Brief
What is needed is an exact copy of all the records.

----

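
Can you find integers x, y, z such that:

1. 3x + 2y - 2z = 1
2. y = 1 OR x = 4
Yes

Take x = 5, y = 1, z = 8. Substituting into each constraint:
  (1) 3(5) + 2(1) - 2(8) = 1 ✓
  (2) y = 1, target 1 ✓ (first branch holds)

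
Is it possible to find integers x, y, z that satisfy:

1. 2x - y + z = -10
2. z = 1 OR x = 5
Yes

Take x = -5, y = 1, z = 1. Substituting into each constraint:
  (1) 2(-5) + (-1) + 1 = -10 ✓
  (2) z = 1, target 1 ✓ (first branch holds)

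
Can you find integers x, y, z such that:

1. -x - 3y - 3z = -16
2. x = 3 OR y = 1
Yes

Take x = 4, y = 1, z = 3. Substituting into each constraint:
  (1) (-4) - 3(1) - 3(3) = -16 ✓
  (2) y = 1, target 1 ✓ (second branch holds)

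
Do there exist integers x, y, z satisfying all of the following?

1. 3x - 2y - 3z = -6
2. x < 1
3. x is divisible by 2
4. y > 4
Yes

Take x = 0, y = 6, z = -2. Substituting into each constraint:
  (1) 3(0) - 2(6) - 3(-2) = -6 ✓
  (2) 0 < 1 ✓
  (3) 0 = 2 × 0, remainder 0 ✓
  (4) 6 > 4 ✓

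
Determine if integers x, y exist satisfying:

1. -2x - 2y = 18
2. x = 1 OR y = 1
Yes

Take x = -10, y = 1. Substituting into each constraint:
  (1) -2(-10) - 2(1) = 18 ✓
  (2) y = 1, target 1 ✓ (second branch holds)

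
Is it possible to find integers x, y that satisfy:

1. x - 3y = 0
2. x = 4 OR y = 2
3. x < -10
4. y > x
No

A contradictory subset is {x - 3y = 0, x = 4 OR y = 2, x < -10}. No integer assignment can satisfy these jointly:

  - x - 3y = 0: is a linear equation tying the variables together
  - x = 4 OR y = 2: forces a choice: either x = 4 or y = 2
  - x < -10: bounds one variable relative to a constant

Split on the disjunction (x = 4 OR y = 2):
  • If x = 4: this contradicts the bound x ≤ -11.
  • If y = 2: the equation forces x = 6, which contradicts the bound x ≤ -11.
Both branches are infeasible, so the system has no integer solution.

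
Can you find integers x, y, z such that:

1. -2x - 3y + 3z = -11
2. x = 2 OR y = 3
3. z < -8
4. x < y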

----

Result for this exercise
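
Can you find integers x, y, z such that:

1. 3x + 2y - 2z = 1
2. y = 1 OR x = 4
Yes

Take x = 5, y = 1, z = 8. Substituting into each constraint:
  (1) 3(5) + 2(1) - 2(8) = 1 ✓
  (2) y = 1, target 1 ✓ (first branch holds)

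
Is it possible to find integers x, y, z that satisfy:

1. 2x - y + z = -10
2. z = 1 OR x = 5
Yes

Take x = -5, y = 1, z = 1. Substituting into each constraint:
  (1) 2(-5) + (-1) + 1 = -10 ✓
  (2) z = 1, target 1 ✓ (first branch holds)

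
Can you find integers x, y, z such that:

1. -x - 3y - 3z = -16
2. x = 3 OR y = 1
Yes

Take x = 4, y = 1, z = 3. Substituting into each constraint:
  (1) (-4) - 3(1) - 3(3) = -16 ✓
  (2) y = 1, target 1 ✓ (second branch holds)

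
Do there exist integers x, y, z satisfying all of the following?

1. 3x - 2y - 3z = -6
2. x < 1
3. x is divisible by 2
4. y > 4
Yes

Take x = 0, y = 6, z = -2. Substituting into each constraint:
  (1) 3(0) - 2(6) - 3(-2) = -6 ✓
  (2) 0 < 1 ✓
  (3) 0 = 2 × 0, remainder 0 ✓
  (4) 6 > 4 ✓

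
Determine if integers x, y exist satisfying:

1. -2x - 2y = 18
2. x = 1 OR y = 1
Yes

Take x = -10, y = 1. Substituting into each constraint:
  (1) -2(-10) - 2(1) = 18 ✓
  (2) y = 1, target 1 ✓ (second branch holds)

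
Is it possible to find integers x, y that satisfy:

1. x - 3y = 0
2. x = 4 OR y = 2
3. x < -10
4. y > x
No

A contradictory subset is {x - 3y = 0, x = 4 OR y = 2, x < -10}. No integer assignment can satisfy these jointly:

  - x - 3y = 0: is a linear equation tying the variables together
  - x = 4 OR y = 2: forces a choice: either x = 4 or y = 2
  - x < -10: bounds one variable relative to a constant

Split on the disjunction (x = 4 OR y = 2):
  • If x = 4: this contradicts the bound x ≤ -11.
  • If y = 2: the equation forces x = 6, which contradicts the bound x ≤ -11.
Both branches are infeasible, so the system has no integer solution.

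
Can you find integers x, y, z such that:

1. -2x - 3y + 3z = -11
2. x = 2 OR y = 3
3. z < -8
4. x < y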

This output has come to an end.